What you have to do ->
Find and copy each line of the data that includes "code".

+++ Material provided

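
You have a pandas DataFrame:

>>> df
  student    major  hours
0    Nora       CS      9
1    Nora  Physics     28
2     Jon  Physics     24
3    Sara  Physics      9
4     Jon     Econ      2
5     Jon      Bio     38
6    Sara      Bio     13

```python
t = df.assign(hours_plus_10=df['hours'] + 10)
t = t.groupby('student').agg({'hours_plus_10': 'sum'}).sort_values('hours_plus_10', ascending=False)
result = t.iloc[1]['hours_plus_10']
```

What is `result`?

57

add column hours_plus_10 = df['hours'] + 10:
  student    major  hours  hours_plus_10
0    Nora       CS      9             19
1    Nora  Physics     28             38
2     Jon  Physics     24             34
3    Sara  Physics      9             19
4     Jon     Econ      2             12
5     Jon      Bio     38             48
6    Sara      Bio     13             23
group by student, sum of hours_plus_10:
         hours_plus_10
student               
Jon                 94
Nora                57
Sara                42
sort by hours_plus_10 descending:
         hours_plus_10
student               
Jon                 94
Nora                57
Sara                42
Finally, value at position 1, column 'hours_plus_10' = 57.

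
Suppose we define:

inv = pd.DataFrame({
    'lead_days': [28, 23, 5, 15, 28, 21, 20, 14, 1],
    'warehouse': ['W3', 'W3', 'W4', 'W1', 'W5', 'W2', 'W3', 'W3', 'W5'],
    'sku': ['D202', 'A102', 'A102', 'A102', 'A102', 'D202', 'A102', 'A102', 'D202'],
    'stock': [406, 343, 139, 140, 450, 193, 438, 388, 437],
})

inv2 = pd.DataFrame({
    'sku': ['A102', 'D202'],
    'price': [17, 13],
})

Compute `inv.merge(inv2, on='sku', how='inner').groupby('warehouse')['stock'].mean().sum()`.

1309.25

merge on 'sku' (how='inner') → 9 rows:
   lead_days warehouse   sku  stock  price
0         28        W3  D202    406     13
1         23        W3  A102    343     17
2          5        W4  A102    139     17
3         15        W1  A102    140     17
4         28        W5  A102    450     17
5         21        W2  D202    193     13
6         20        W3  A102    438     17
7         14        W3  A102    388     17
8          1        W5  D202    437     13
group by warehouse, mean of stock:
warehouse
W1    140.00
W2    193.00
W3    393.75
W4    139.00
W5    443.50
Name: stock, dtype: float64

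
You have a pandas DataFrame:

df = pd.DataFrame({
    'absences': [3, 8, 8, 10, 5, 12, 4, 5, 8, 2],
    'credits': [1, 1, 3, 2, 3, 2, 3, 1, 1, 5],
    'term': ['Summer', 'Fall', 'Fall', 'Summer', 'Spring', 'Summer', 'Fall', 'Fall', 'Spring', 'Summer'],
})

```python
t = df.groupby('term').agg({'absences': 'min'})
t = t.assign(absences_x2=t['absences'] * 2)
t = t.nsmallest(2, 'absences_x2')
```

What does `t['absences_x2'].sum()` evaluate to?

12

group by term, min of absences:
        absences
term            
Fall           4
Spring         5
Summer         2
add column absences_x2 = t['absences'] * 2:
        absences  absences_x2
term                         
Fall           4            8
Spring         5           10
Summer         2            4
take 2 rows with smallest absences_x2:
        absences  absences_x2
term                         
Summer         2            4
Fall           4            8
Then the sum of column 'absences_x2': 12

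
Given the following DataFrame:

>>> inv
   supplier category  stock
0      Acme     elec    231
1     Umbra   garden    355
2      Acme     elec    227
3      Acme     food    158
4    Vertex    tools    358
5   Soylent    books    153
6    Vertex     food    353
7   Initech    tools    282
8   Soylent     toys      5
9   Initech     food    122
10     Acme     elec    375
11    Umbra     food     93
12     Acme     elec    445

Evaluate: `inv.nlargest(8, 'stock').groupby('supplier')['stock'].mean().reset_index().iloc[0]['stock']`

take 8 rows with largest stock:
   supplier category  stock
12     Acme     elec    445
10     Acme     elec    375
4    Vertex    tools    358
1     Umbra   garden    355
6    Vertex     food    353
7   Initech    tools    282
0      Acme     elec    231
2      Acme     elec    227
group by supplier, mean of stock:
supplier
Acme       319.5
Initech    282.0
Umbra      355.0
Vertex     355.5
Name: stock, dtype: float64
reset_index():
  supplier  stock
0     Acme  319.5
1  Initech  282.0
2    Umbra  355.0
3   Vertex  355.5
Reading off the value at position 0, column 'stock', we get 319.5.

319.5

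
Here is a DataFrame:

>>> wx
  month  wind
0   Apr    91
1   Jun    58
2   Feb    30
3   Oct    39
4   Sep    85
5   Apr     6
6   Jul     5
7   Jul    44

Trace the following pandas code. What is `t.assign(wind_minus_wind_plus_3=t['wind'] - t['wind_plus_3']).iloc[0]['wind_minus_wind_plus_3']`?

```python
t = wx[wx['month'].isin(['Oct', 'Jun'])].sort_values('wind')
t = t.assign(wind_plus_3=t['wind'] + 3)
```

filter rows where month in ['Oct', 'Jun']:
  month  wind
1   Jun    58
3   Oct    39
sort by wind:
  month  wind
3   Oct    39
1   Jun    58
add column wind_plus_3 = t['wind'] + 3:
  month  wind  wind_plus_3
3   Oct    39           42
1   Jun    58           61
add column wind_minus_wind_plus_3 = t['wind'] - t['wind_plus_3']:
  month  wind  wind_plus_3  wind_minus_wind_plus_3
3   Oct    39           42                      -3
1   Jun    58           61                      -3

-3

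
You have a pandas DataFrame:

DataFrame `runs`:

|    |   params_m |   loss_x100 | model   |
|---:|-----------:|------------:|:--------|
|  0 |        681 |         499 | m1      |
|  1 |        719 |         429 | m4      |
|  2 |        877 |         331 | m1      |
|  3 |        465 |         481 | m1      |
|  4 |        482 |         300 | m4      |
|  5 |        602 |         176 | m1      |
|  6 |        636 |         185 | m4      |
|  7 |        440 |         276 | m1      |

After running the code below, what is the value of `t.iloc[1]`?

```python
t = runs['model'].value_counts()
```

value_counts of model:
model
m1    5
m4    3
Name: count, dtype: int64
The value at position 1 is 3.

3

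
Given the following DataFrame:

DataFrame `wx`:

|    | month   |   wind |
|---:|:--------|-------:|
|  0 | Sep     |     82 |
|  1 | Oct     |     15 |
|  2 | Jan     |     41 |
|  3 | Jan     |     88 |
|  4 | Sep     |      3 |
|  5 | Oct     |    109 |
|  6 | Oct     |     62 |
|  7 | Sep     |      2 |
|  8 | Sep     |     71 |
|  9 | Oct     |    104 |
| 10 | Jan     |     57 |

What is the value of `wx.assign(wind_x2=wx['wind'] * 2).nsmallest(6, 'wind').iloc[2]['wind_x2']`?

add column wind_x2 = wx['wind'] * 2:
   month  wind  wind_x2
0    Sep    82      164
1    Oct    15       30
2    Jan    41       82
3    Jan    88      176
4    Sep     3        6
5    Oct   109      218
6    Oct    62      124
7    Sep     2        4
8    Sep    71      142
9    Oct   104      208
10   Jan    57      114
take 6 rows with smallest wind:
   month  wind  wind_x2
7    Sep     2        4
4    Sep     3        6
1    Oct    15       30
2    Jan    41       82
10   Jan    57      114
6    Oct    62      124
The value at position 2, column 'wind_x2' is 30.

30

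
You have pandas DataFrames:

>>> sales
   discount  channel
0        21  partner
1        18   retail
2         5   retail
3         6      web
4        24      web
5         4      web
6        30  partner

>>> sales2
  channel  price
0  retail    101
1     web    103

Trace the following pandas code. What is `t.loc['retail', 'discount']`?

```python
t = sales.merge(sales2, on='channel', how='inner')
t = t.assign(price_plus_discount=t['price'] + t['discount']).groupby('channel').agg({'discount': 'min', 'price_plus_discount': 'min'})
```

5

merge on 'channel' (how='inner') → 5 rows:
   discount channel  price
0        18  retail    101
1         5  retail    101
2         6     web    103
3        24     web    103
4         4     web    103
add column price_plus_discount = t['price'] + t['discount']:
   discount channel  price  price_plus_discount
0        18  retail    101                  119
1         5  retail    101                  106
2         6     web    103                  109
3        24     web    103                  127
4         4     web    103                  107
group by channel: min(discount), min(price_plus_discount):
         discount  price_plus_discount
channel                               
retail          5                  106
web             4                  107
Taking the value at row 'retail', column 'discount' gives 5.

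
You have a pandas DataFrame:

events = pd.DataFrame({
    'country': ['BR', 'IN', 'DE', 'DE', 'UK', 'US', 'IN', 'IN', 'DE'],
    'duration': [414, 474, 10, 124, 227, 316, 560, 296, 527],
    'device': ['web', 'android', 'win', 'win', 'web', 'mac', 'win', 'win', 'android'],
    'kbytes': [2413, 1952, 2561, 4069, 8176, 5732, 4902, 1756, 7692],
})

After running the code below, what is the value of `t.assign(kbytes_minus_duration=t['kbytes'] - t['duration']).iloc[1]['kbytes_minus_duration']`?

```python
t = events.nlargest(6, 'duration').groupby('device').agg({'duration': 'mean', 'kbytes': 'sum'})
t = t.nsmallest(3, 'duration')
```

1999.0

take 6 rows with largest duration:
  country  duration   device  kbytes
6      IN       560      win    4902
8      DE       527  android    7692
1      IN       474  android    1952
0      BR       414      web    2413
5      US       316      mac    5732
7      IN       296      win    1756
group by device: mean(duration), sum(kbytes):
         duration  kbytes
device                   
android     500.5    9644
mac         316.0    5732
web         414.0    2413
win         428.0    6658
take 3 rows with smallest duration:
        duration  kbytes
device                  
mac        316.0    5732
web        414.0    2413
win        428.0    6658
add column kbytes_minus_duration = t['kbytes'] - t['duration']:
        duration  kbytes  kbytes_minus_duration
device                                         
mac        316.0    5732                 5416.0
web        414.0    2413                 1999.0
win        428.0    6658                 6230.0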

++++++

Solution for this exercise ->
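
Trace the following pandas code. What is `t.assign(wind_minus_wind_plus_3=t['wind'] - t['wind_plus_3']).iloc[0]['wind_minus_wind_plus_3']`?
After running the code below, what is the value of `t.iloc[1]`?
Trace the following pandas code. What is `t.loc['retail', 'discount']`?
After running the code below, what is the value of `t.assign(kbytes_minus_duration=t['kbytes'] - t['duration']).iloc[1]['kbytes_minus_duration']`?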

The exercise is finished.